→ Exercise prompt
Word for word, restate all of the entries.
== Segment start ==
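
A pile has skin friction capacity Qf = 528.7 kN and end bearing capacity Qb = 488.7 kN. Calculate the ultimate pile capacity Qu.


Using Qu = Qf + Qb
Qu = 528.7 + 488.7
Qu = 1017.4 kN


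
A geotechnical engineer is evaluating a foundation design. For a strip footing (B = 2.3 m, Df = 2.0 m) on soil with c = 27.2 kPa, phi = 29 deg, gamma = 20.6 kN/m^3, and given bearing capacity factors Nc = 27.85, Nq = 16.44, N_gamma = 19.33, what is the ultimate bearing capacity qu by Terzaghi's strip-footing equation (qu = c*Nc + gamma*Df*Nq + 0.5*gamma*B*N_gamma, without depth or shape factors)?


Compute qu = c*Nc + gamma*Df*Nq + 0.5*gamma*B*N_gamma
Term 1: 27.2 * 27.85 = 757.52
Term 2: 20.6 * 2.0 * 16.44 = 677.328
Term 3: 0.5 * 20.6 * 2.3 * 19.33 = 457.9277
qu = 757.52 + 677.328 + 457.9277
qu = 1892.78 kPa


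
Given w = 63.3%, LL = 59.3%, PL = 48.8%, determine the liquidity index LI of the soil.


First compute the plasticity index:
PI = LL - PL = 59.3 - 48.8 = 10.5
Then compute the liquidity index:
LI = (w - PL) / PI
LI = (63.3 - 48.8) / 10.5
LI = 1.381


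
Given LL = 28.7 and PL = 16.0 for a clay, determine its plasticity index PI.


Result: 12.7

Derivation:
Using PI = LL - PL
PI = 28.7 - 16.0
PI = 12.7


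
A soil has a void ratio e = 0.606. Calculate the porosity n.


Using the relation n = e / (1 + e)
n = 0.606 / (1 + 0.606)
n = 0.606 / 1.606
n = 0.3773


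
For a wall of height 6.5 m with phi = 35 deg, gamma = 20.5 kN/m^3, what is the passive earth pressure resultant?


Compute passive earth pressure coefficient:
Kp = tan^2(45 + phi/2) = tan^2(62.5) = 3.690172
Compute passive force:
Pp = 0.5 * Kp * gamma * H^2
Pp = 0.5 * 3.690172 * 20.5 * 6.5^2
Pp = 1598.08 kN/m


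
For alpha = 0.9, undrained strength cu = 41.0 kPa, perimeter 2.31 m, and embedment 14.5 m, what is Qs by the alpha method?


Result: 1235.97 kN

Derivation:
Using Qs = alpha * cu * perimeter * L
Qs = 0.9 * 41.0 * 2.31 * 14.5
Qs = 1235.97 kN


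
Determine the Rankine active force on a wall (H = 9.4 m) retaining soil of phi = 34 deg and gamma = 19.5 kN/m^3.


Result: 243.56 kN/m

Derivation:
Compute active earth pressure coefficient:
Ka = tan^2(45 - phi/2) = tan^2(28.0) = 0.282715
Compute active force:
Pa = 0.5 * Ka * gamma * H^2
Pa = 0.5 * 0.282715 * 19.5 * 9.4^2
Pa = 243.56 kN/m


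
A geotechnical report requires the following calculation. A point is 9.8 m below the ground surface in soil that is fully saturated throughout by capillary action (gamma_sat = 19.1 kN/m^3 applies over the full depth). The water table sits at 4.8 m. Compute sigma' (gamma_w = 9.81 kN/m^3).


Result: 138.13 kPa

Derivation:
Total stress = gamma_sat * depth
sigma = 19.1 * 9.8 = 187.18 kPa
Pore water pressure u = gamma_w * (depth - d_wt)
u = 9.81 * (9.8 - 4.8) = 49.05 kPa
Effective stress = sigma - u
sigma' = 187.18 - 49.05 = 138.13 kPa


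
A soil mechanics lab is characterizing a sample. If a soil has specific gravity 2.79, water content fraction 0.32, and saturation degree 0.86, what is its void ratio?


Result: 1.0381

Derivation:
Using the relation e = Gs * w / S
e = 2.79 * 0.32 / 0.86
e = 1.0381


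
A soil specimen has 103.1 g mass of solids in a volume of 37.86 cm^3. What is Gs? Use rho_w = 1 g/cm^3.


Using Gs = m_s / (V_s * rho_w)
Since rho_w = 1 g/cm^3:
Gs = 103.1 / 37.86
Gs = 2.723


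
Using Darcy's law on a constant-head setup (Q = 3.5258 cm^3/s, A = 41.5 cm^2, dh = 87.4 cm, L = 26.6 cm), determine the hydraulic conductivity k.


Compute hydraulic gradient:
i = dh / L = 87.4 / 26.6 = 3.28571
Then apply Darcy's law:
k = Q / (A * i)
k = 3.5258 / (41.5 * 3.28571)
k = 3.5258 / 136.357
k = 0.025857 cm/s


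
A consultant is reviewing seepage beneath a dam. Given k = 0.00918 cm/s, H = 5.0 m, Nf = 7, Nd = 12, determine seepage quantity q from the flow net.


Convert k to m/s for unit consistency with H:
k = 0.00918 cm/s = 0.00918 / 100 m/s = 9.18e-05 m/s
Using q = k * H * Nf / Nd
Nf / Nd = 7 / 12 = 0.5833
q = 9.18e-05 * 5.0 * 0.5833
q = 0.0002678 m^3/s per m


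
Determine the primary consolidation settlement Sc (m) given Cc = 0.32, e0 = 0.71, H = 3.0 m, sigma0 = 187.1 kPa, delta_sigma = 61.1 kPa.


Result: 0.0689 m

Derivation:
Using Sc = Cc * H / (1 + e0) * log10((sigma0 + delta_sigma) / sigma0)
Stress ratio = (187.1 + 61.1) / 187.1 = 1.32656
log10(1.32656) = 0.122728
Cc * H / (1 + e0) = 0.32 * 3.0 / (1 + 0.71) = 0.561404
Sc = 0.561404 * 0.122728
Sc = 0.0689 m


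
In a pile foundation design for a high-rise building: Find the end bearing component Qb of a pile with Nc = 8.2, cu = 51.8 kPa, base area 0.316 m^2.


Result: 134.22 kN

Derivation:
Using Qb = Nc * cu * Ab
Qb = 8.2 * 51.8 * 0.316
Qb = 134.22 kN


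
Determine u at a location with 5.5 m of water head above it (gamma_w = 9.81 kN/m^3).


Using u = gamma_w * h_w
u = 9.81 * 5.5
u = 53.96 kPa


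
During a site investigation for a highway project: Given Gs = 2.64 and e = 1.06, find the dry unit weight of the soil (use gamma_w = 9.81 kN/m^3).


Result: 12.572 kN/m^3

Derivation:
Using gamma_d = Gs * gamma_w / (1 + e)
gamma_d = 2.64 * 9.81 / (1 + 1.06)
gamma_d = 2.64 * 9.81 / 2.06
gamma_d = 12.572 kN/m^3


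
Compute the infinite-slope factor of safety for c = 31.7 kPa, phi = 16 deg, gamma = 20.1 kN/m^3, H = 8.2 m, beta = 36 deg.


Using Fs = c / (gamma*H*sin(beta)*cos(beta)) + tan(phi)/tan(beta)
Cohesion contribution = 31.7 / (20.1*8.2*sin(36)*cos(36))
Cohesion contribution = 0.404458
Friction contribution = tan(16)/tan(36) = 0.394671
Fs = 0.404458 + 0.394671
Fs = 0.799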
== Segment end ==
→ Solution
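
A pile has skin friction capacity Qf = 528.7 kN and end bearing capacity Qb = 488.7 kN. Calculate the ultimate pile capacity Qu.


Using Qu = Qf + Qb
Qu = 528.7 + 488.7
Qu = 1017.4 kN


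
A geotechnical engineer is evaluating a foundation design. For a strip footing (B = 2.3 m, Df = 2.0 m) on soil with c = 27.2 kPa, phi = 29 deg, gamma = 20.6 kN/m^3, and given bearing capacity factors Nc = 27.85, Nq = 16.44, N_gamma = 19.33, what is the ultimate bearing capacity qu by Terzaghi's strip-footing equation (qu = c*Nc + gamma*Df*Nq + 0.5*gamma*B*N_gamma, without depth or shape factors)?


Compute qu = c*Nc + gamma*Df*Nq + 0.5*gamma*B*N_gamma
Term 1: 27.2 * 27.85 = 757.52
Term 2: 20.6 * 2.0 * 16.44 = 677.328
Term 3: 0.5 * 20.6 * 2.3 * 19.33 = 457.9277
qu = 757.52 + 677.328 + 457.9277
qu = 1892.78 kPa


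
Given w = 63.3%, LL = 59.3%, PL = 48.8%, determine the liquidity index LI of the soil.


First compute the plasticity index:
PI = LL - PL = 59.3 - 48.8 = 10.5
Then compute the liquidity index:
LI = (w - PL) / PI
LI = (63.3 - 48.8) / 10.5
LI = 1.381


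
Given LL = 28.7 and PL = 16.0 for a clay, determine its plasticity index PI.


Result: 12.7

Derivation:
Using PI = LL - PL
PI = 28.7 - 16.0
PI = 12.7


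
A soil has a void ratio e = 0.606. Calculate the porosity n.


Using the relation n = e / (1 + e)
n = 0.606 / (1 + 0.606)
n = 0.606 / 1.606
n = 0.3773


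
For a wall of height 6.5 m with phi = 35 deg, gamma = 20.5 kN/m^3, what is the passive earth pressure resultant?


Compute passive earth pressure coefficient:
Kp = tan^2(45 + phi/2) = tan^2(62.5) = 3.690172
Compute passive force:
Pp = 0.5 * Kp * gamma * H^2
Pp = 0.5 * 3.690172 * 20.5 * 6.5^2
Pp = 1598.08 kN/m


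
For alpha = 0.9, undrained strength cu = 41.0 kPa, perimeter 2.31 m, and embedment 14.5 m, what is Qs by the alpha method?


Result: 1235.97 kN

Derivation:
Using Qs = alpha * cu * perimeter * L
Qs = 0.9 * 41.0 * 2.31 * 14.5
Qs = 1235.97 kN


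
Determine the Rankine active force on a wall (H = 9.4 m) retaining soil of phi = 34 deg and gamma = 19.5 kN/m^3.


Result: 243.56 kN/m

Derivation:
Compute active earth pressure coefficient:
Ka = tan^2(45 - phi/2) = tan^2(28.0) = 0.282715
Compute active force:
Pa = 0.5 * Ka * gamma * H^2
Pa = 0.5 * 0.282715 * 19.5 * 9.4^2
Pa = 243.56 kN/m


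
A geotechnical report requires the following calculation. A point is 9.8 m below the ground surface in soil that is fully saturated throughout by capillary action (gamma_sat = 19.1 kN/m^3 applies over the full depth). The water table sits at 4.8 m. Compute sigma' (gamma_w = 9.81 kN/m^3).


Result: 138.13 kPa

Derivation:
Total stress = gamma_sat * depth
sigma = 19.1 * 9.8 = 187.18 kPa
Pore water pressure u = gamma_w * (depth - d_wt)
u = 9.81 * (9.8 - 4.8) = 49.05 kPa
Effective stress = sigma - u
sigma' = 187.18 - 49.05 = 138.13 kPa


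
A soil mechanics lab is characterizing a sample. If a soil has specific gravity 2.79, water content fraction 0.32, and saturation degree 0.86, what is its void ratio?


Result: 1.0381

Derivation:
Using the relation e = Gs * w / S
e = 2.79 * 0.32 / 0.86
e = 1.0381


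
A soil specimen has 103.1 g mass of solids in a volume of 37.86 cm^3. What is Gs? Use rho_w = 1 g/cm^3.


Using Gs = m_s / (V_s * rho_w)
Since rho_w = 1 g/cm^3:
Gs = 103.1 / 37.86
Gs = 2.723


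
Using Darcy's law on a constant-head setup (Q = 3.5258 cm^3/s, A = 41.5 cm^2, dh = 87.4 cm, L = 26.6 cm), determine the hydraulic conductivity k.


Compute hydraulic gradient:
i = dh / L = 87.4 / 26.6 = 3.28571
Then apply Darcy's law:
k = Q / (A * i)
k = 3.5258 / (41.5 * 3.28571)
k = 3.5258 / 136.357
k = 0.025857 cm/s


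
A consultant is reviewing seepage beneath a dam. Given k = 0.00918 cm/s, H = 5.0 m, Nf = 7, Nd = 12, determine seepage quantity q from the flow net.


Convert k to m/s for unit consistency with H:
k = 0.00918 cm/s = 0.00918 / 100 m/s = 9.18e-05 m/s
Using q = k * H * Nf / Nd
Nf / Nd = 7 / 12 = 0.5833
q = 9.18e-05 * 5.0 * 0.5833
q = 0.0002678 m^3/s per m


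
Determine the primary consolidation settlement Sc (m) given Cc = 0.32, e0 = 0.71, H = 3.0 m, sigma0 = 187.1 kPa, delta_sigma = 61.1 kPa.


Result: 0.0689 m

Derivation:
Using Sc = Cc * H / (1 + e0) * log10((sigma0 + delta_sigma) / sigma0)
Stress ratio = (187.1 + 61.1) / 187.1 = 1.32656
log10(1.32656) = 0.122728
Cc * H / (1 + e0) = 0.32 * 3.0 / (1 + 0.71) = 0.561404
Sc = 0.561404 * 0.122728
Sc = 0.0689 m


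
In a pile foundation design for a high-rise building: Find the end bearing component Qb of a pile with Nc = 8.2, cu = 51.8 kPa, base area 0.316 m^2.


Result: 134.22 kN

Derivation:
Using Qb = Nc * cu * Ab
Qb = 8.2 * 51.8 * 0.316
Qb = 134.22 kN


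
Determine u at a location with 5.5 m of water head above it (gamma_w = 9.81 kN/m^3).


Using u = gamma_w * h_w
u = 9.81 * 5.5
u = 53.96 kPa


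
During a site investigation for a highway project: Given Gs = 2.64 and e = 1.06, find the dry unit weight of the soil (use gamma_w = 9.81 kN/m^3).


Result: 12.572 kN/m^3

Derivation:
Using gamma_d = Gs * gamma_w / (1 + e)
gamma_d = 2.64 * 9.81 / (1 + 1.06)
gamma_d = 2.64 * 9.81 / 2.06
gamma_d = 12.572 kN/m^3


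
Compute the infinite-slope factor of safety for c = 31.7 kPa, phi = 16 deg, gamma = 20.1 kN/m^3, H = 8.2 m, beta = 36 deg.


Using Fs = c / (gamma*H*sin(beta)*cos(beta)) + tan(phi)/tan(beta)
Cohesion contribution = 31.7 / (20.1*8.2*sin(36)*cos(36))
Cohesion contribution = 0.404458
Friction contribution = tan(16)/tan(36) = 0.394671
Fs = 0.404458 + 0.394671
Fs = 0.799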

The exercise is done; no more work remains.